#### What you should do:
Go to the line holding "Let x(B, Q)" in the entries below and write out exactly every line down to and including the line holding "Answer: -2502221/14 ≈ -1.7873e+5".

#### Information given:
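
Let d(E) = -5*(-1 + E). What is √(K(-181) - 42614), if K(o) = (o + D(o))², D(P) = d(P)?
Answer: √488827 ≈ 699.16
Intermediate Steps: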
* * *
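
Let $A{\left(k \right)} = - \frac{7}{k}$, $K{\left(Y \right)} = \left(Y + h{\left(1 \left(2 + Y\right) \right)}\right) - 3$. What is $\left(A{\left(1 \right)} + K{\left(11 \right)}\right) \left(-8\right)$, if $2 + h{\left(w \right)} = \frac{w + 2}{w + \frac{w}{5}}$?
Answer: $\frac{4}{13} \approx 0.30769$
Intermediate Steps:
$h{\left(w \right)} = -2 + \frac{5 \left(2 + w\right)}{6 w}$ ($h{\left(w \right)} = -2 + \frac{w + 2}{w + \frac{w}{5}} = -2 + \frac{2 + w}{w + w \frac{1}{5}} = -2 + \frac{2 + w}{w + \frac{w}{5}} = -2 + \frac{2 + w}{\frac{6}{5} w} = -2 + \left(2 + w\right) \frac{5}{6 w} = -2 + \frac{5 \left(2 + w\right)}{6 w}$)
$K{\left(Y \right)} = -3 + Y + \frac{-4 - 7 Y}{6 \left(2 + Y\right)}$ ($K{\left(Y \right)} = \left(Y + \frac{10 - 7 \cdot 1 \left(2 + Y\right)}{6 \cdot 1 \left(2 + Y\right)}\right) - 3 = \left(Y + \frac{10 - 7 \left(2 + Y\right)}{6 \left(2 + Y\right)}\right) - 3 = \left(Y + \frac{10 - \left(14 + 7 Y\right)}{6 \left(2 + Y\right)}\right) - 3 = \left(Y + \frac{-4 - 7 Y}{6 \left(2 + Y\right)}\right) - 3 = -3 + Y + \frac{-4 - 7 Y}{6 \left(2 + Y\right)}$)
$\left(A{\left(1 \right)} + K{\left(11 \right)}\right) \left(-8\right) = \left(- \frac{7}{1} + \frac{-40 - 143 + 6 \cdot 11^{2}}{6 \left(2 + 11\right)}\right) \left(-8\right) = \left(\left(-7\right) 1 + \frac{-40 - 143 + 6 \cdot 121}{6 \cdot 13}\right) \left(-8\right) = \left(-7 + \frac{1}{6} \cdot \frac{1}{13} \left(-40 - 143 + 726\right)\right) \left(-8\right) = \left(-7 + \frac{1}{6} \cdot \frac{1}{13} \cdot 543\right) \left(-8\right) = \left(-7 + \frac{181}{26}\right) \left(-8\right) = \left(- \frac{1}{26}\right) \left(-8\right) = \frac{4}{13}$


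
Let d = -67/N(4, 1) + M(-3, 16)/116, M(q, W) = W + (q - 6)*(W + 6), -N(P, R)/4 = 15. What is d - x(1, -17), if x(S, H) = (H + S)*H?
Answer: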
==
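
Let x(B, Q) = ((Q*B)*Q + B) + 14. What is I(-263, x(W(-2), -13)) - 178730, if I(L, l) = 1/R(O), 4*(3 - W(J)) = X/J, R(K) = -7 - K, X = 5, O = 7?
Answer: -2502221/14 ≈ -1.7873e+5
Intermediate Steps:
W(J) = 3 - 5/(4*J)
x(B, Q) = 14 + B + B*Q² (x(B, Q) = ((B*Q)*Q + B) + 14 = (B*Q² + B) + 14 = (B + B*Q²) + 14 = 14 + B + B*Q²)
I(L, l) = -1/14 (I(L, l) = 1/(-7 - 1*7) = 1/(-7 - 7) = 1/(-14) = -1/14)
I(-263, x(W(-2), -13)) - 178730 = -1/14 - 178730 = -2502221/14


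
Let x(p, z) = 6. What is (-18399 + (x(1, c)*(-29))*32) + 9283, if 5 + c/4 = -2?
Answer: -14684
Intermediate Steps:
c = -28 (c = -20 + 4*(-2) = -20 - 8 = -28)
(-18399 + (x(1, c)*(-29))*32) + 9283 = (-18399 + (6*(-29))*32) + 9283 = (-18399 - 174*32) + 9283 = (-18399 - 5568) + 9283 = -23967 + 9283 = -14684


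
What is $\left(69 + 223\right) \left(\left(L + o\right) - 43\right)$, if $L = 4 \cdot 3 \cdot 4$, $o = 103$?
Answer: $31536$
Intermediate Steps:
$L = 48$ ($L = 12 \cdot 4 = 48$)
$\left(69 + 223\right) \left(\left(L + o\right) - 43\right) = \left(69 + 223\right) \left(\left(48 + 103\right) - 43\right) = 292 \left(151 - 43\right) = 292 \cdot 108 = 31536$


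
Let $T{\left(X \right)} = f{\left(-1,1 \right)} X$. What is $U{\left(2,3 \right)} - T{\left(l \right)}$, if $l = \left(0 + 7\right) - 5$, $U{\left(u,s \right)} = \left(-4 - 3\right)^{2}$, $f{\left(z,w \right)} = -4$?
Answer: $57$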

#### Exercise answer:
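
Let x(B, Q) = ((Q*B)*Q + B) + 14. What is I(-263, x(W(-2), -13)) - 178730, if I(L, l) = 1/R(O), 4*(3 - W(J)) = X/J, R(K) = -7 - K, X = 5, O = 7?
Answer: -2502221/14 ≈ -1.7873e+5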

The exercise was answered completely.